| REQUIRED WORK |
Restate all of the entries verbatim.

| PROVIDED DATA |

########################################

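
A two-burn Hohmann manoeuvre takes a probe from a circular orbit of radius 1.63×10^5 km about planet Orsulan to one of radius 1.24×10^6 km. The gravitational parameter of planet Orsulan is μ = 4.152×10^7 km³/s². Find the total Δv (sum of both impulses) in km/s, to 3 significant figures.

Semi-major axis of the transfer orbit: a_t = (1.630×10^5 + 1.240×10^6)/2 = 7.015×10^5 km.
Circular speed at r₁: v₁ = √(μ/r₁) = √(4.152×10^7/1.630×10^5) = 15.960 km/s.
Transfer-orbit speed at r₁ (vis-viva equation): v_p = √[μ(2/r₁ − 1/a_t)] = 21.219 km/s.
First burn Δv₁ = |v_p − v₁| = 5.259 km/s.
At r₂, v₂ = √(μ/r₂) = 5.7865 km/s.
Transfer-orbit speed at r₂: v_a = √[μ(2/r₂ − 1/a_t)] = 2.7893 km/s.
Second burn Δv₂ = |v₂ − v_a| = 2.997 km/s.
Total Δv = Δv₁ + Δv₂ = 8.256 km/s.

Δv = 8.26 km/s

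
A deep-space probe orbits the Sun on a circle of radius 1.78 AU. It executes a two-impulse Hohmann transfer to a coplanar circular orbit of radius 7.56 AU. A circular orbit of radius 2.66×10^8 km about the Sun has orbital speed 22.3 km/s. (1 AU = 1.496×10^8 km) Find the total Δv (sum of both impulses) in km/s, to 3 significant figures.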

########################################

| ANSWER |
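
A two-burn Hohmann manoeuvre takes a probe from a circular orbit of radius 1.63×10^5 km about planet Orsulan to one of radius 1.24×10^6 km. The gravitational parameter of planet Orsulan is μ = 4.152×10^7 km³/s². Find the total Δv (sum of both impulses) in km/s, to 3 significant figures.

Semi-major axis of the transfer orbit: a_t = (1.630×10^5 + 1.240×10^6)/2 = 7.015×10^5 km.
Circular speed at r₁: v₁ = √(μ/r₁) = √(4.152×10^7/1.630×10^5) = 15.960 km/s.
Transfer-orbit speed at r₁ (vis-viva equation): v_p = √[μ(2/r₁ − 1/a_t)] = 21.219 km/s.
First burn Δv₁ = |v_p − v₁| = 5.259 km/s.
At r₂, v₂ = √(μ/r₂) = 5.7865 km/s.
Transfer-orbit speed at r₂: v_a = √[μ(2/r₂ − 1/a_t)] = 2.7893 km/s.
Second burn Δv₂ = |v₂ − v_a| = 2.997 km/s.
Total Δv = Δv₁ + Δv₂ = 8.256 km/s.

Δv = 8.26 km/s

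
A deep-space probe orbits the Sun on a circle of radius 1.78 AU. It executes a two-impulse Hohmann transfer to a coplanar circular orbit of radius 7.56 AU. A circular orbit of radius 2.66×10^8 km about the Sun has orbital speed 22.3 km/s. (1 AU = 1.496×10^8 km) Find the total Δv (sum of both impulses) in km/s, to 3 significant figures.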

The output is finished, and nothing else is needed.